[Extracted records]
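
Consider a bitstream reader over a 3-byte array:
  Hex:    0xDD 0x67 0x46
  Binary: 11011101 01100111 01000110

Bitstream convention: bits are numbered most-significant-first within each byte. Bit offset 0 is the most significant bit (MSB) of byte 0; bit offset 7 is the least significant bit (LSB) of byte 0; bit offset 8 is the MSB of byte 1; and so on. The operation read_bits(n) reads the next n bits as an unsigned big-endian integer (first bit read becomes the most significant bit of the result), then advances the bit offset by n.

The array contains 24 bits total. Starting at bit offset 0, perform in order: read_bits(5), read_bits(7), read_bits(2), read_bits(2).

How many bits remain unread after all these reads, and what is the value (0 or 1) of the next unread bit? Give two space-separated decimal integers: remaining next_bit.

Read 1: bits[0:5] width=5 -> value=27 (bin 11011); offset now 5 = byte 0 bit 5; 19 bits remain
Read 2: bits[5:12] width=7 -> value=86 (bin 1010110); offset now 12 = byte 1 bit 4; 12 bits remain
Read 3: bits[12:14] width=2 -> value=1 (bin 01); offset now 14 = byte 1 bit 6; 10 bits remain
Read 4: bits[14:16] width=2 -> value=3 (bin 11); offset now 16 = byte 2 bit 0; 8 bits remain

Answer: 8 0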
[/Extracted records]
Task — Line for line, set down the listing above again.

Written solution —
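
Consider a bitstream reader over a 3-byte array:
  Hex:    0xDD 0x67 0x46
  Binary: 11011101 01100111 01000110

Bitstream convention: bits are numbered most-significant-first within each byte. Bit offset 0 is the most significant bit (MSB) of byte 0; bit offset 7 is the least significant bit (LSB) of byte 0; bit offset 8 is the MSB of byte 1; and so on. The operation read_bits(n) reads the next n bits as an unsigned big-endian integer (first bit read becomes the most significant bit of the result), then advances the bit offset by n.

The array contains 24 bits total. Starting at bit offset 0, perform in order: read_bits(5), read_bits(7), read_bits(2), read_bits(2).

How many bits remain unread after all these reads, and what is the value (0 or 1) of the next unread bit? Give two space-separated decimal integers: remaining next_bit.

Read 1: bits[0:5] width=5 -> value=27 (bin 11011); offset now 5 = byte 0 bit 5; 19 bits remain
Read 2: bits[5:12] width=7 -> value=86 (bin 1010110); offset now 12 = byte 1 bit 4; 12 bits remain
Read 3: bits[12:14] width=2 -> value=1 (bin 01); offset now 14 = byte 1 bit 6; 10 bits remain
Read 4: bits[14:16] width=2 -> value=3 (bin 11); offset now 16 = byte 2 bit 0; 8 bits remain

Answer: 8 0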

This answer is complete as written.